WORK TO COMPLETE
Stopping at the line that holds "g: fin↑:bool", repeat the lines below exactly, starting from the very first and including that final line.

Top of EXCERPTED DATA

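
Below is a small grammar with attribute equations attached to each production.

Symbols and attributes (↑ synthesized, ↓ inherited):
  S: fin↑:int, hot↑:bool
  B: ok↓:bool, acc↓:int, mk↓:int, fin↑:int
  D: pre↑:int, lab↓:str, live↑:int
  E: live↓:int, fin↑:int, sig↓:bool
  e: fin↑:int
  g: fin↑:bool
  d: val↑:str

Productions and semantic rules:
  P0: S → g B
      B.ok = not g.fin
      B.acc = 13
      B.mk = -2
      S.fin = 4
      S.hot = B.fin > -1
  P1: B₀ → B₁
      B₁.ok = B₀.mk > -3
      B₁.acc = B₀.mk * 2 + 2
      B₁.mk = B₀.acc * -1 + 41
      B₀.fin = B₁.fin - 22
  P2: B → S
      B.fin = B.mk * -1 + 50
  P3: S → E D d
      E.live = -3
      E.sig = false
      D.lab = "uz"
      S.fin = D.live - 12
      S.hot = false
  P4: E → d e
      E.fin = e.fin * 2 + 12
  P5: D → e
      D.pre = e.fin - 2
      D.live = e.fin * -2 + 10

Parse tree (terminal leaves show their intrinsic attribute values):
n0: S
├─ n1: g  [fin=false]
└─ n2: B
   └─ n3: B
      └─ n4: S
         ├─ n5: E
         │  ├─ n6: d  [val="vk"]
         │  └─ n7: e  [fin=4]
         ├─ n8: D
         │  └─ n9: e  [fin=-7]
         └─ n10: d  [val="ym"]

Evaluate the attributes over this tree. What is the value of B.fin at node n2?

0

1. n1.fin = false  [terminal]
2. n2.ok = true  [not g.fin]
3. n2.acc = 13  [13]
4. n2.mk = -2  [-2]
5. n3.ok = true  [B₀.mk > -3]
6. n3.acc = -2  [B₀.mk * 2 + 2]
7. n3.mk = 28  [B₀.acc * -1 + 41]
8. n5.live = -3  [-3]
9. n5.sig = false  [false]
10. n6.val = "vk"  [terminal]
11. n7.fin = 4  [terminal]
12. n5.fin = 20  [e.fin * 2 + 12]
13. n8.lab = "uz"  ["uz"]
14. n9.fin = -7  [terminal]
15. n8.pre = -9  [e.fin - 2]
16. n8.live = 24  [e.fin * -2 + 10]
17. n10.val = "ym"  [terminal]
18. n4.fin = 12  [D.live - 12]
19. n4.hot = false  [false]
20. n3.fin = 22  [B.mk * -1 + 50]
21. n2.fin = 0  [B₁.fin - 22]
22. n0.fin = 4  [4]
23. n0.hot = true  [B.fin > -1]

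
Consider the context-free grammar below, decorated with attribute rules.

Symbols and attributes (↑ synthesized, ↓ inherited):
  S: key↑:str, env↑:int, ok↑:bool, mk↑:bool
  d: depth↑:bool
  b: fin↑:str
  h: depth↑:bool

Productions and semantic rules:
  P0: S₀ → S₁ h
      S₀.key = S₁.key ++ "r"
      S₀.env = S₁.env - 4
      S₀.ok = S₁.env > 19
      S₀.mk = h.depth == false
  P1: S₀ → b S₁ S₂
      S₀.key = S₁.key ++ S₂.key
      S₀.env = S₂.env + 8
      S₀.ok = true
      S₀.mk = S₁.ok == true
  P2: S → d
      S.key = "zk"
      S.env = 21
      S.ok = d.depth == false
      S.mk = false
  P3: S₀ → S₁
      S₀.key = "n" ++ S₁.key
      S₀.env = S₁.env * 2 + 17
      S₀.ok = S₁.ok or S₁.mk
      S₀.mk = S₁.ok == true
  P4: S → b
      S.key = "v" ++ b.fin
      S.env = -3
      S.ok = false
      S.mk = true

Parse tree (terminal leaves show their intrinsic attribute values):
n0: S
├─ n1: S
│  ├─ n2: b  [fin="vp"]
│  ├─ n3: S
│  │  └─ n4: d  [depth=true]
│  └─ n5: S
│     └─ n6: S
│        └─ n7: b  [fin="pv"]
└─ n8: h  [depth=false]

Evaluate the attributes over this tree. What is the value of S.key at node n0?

"zknvpvr"

1. n2.fin = "vp"  [terminal]
2. n4.depth = true  [terminal]
3. n3.key = "zk"  ["zk"]
4. n3.env = 21  [21]
5. n3.ok = false  [d.depth == false]
6. n3.mk = false  [false]
7. n7.fin = "pv"  [terminal]
8. n6.key = "vpv"  ["v" ++ b.fin]
9. n6.env = -3  [-3]
10. n6.ok = false  [false]
11. n6.mk = true  [true]
12. n5.key = "nvpv"  ["n" ++ S₁.key]
13. n5.env = 11  [S₁.env * 2 + 17]
14. n5.ok = true  [S₁.ok or S₁.mk]
15. n5.mk = false  [S₁.ok == true]
16. n1.key = "zknvpv"  [S₁.key ++ S₂.key]
17. n1.env = 19  [S₂.env + 8]
18. n1.ok = true  [true]
19. n1.mk = false  [S₁.ok == true]
20. n8.depth = false  [terminal]
21. n0.key = "zknvpvr"  [S₁.key ++ "r"]
22. n0.env = 15  [S₁.env - 4]
23. n0.ok = false  [S₁.env > 19]
24. n0.mk = true  [h.depth == false]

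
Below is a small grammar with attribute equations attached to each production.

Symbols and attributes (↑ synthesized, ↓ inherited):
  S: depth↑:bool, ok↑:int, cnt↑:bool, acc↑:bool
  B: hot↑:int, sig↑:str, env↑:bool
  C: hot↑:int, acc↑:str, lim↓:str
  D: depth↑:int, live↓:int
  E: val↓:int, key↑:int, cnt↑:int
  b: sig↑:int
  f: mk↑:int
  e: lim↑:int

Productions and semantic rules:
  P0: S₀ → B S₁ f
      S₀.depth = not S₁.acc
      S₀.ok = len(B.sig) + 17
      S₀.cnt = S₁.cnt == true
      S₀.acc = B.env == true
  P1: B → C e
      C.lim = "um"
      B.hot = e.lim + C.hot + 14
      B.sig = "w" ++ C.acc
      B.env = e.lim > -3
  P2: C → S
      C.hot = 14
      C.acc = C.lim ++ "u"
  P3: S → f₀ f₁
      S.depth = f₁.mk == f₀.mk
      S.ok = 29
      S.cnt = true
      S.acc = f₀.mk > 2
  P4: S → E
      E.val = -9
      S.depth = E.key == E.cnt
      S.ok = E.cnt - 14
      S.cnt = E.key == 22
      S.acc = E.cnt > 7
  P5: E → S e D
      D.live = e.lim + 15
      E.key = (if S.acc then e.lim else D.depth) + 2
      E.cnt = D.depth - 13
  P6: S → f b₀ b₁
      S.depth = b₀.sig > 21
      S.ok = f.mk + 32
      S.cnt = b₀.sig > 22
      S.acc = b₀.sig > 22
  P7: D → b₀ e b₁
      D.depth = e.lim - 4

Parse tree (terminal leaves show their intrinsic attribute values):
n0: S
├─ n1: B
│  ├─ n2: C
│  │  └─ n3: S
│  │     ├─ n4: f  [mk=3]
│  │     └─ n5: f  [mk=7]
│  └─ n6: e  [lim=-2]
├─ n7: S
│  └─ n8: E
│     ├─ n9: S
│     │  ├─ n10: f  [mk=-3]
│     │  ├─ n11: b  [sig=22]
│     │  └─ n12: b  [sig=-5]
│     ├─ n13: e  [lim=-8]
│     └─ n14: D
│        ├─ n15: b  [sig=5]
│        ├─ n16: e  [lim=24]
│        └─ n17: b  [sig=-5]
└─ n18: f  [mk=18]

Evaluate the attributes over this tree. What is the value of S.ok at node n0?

21

1. n2.lim = "um"  ["um"]
2. n4.mk = 3  [terminal]
3. n5.mk = 7  [terminal]
4. n3.depth = false  [f₁.mk == f₀.mk]
5. n3.ok = 29  [29]
6. n3.cnt = true  [true]
7. n3.acc = true  [f₀.mk > 2]
8. n2.hot = 14  [14]
9. n2.acc = "umu"  [C.lim ++ "u"]
10. n6.lim = -2  [terminal]
11. n1.hot = 26  [e.lim + C.hot + 14]
12. n1.sig = "wumu"  ["w" ++ C.acc]
13. n1.env = true  [e.lim > -3]
14. n8.val = -9  [-9]
15. n10.mk = -3  [terminal]
16. n11.sig = 22  [terminal]
17. n12.sig = -5  [terminal]
18. n9.depth = true  [b₀.sig > 21]
19. n9.ok = 29  [f.mk + 32]
20. n9.cnt = false  [b₀.sig > 22]
21. n9.acc = false  [b₀.sig > 22]
22. n13.lim = -8  [terminal]
23. n14.live = 7  [e.lim + 15]
24. n15.sig = 5  [terminal]
25. n16.lim = 24  [terminal]
26. n17.sig = -5  [terminal]
27. n14.depth = 20  [e.lim - 4]
28. n8.key = 22  [(if S.acc then e.lim else D.depth) + 2]
29. n8.cnt = 7  [D.depth - 13]
30. n7.depth = false  [E.key == E.cnt]
31. n7.ok = -7  [E.cnt - 14]
32. n7.cnt = true  [E.key == 22]
33. n7.acc = false  [E.cnt > 7]
34. n18.mk = 18  [terminal]
35. n0.depth = true  [not S₁.acc]
36. n0.ok = 21  [len(B.sig) + 17]
37. n0.cnt = true  [S₁.cnt == true]
38. n0.acc = true  [B.env == true]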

Bottom of EXCERPTED DATA

RESULT OF THE EXERCISE
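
Below is a small grammar with attribute equations attached to each production.

Symbols and attributes (↑ synthesized, ↓ inherited):
  S: fin↑:int, hot↑:bool
  B: ok↓:bool, acc↓:int, mk↓:int, fin↑:int
  D: pre↑:int, lab↓:str, live↑:int
  E: live↓:int, fin↑:int, sig↓:bool
  e: fin↑:int
  g: fin↑:bool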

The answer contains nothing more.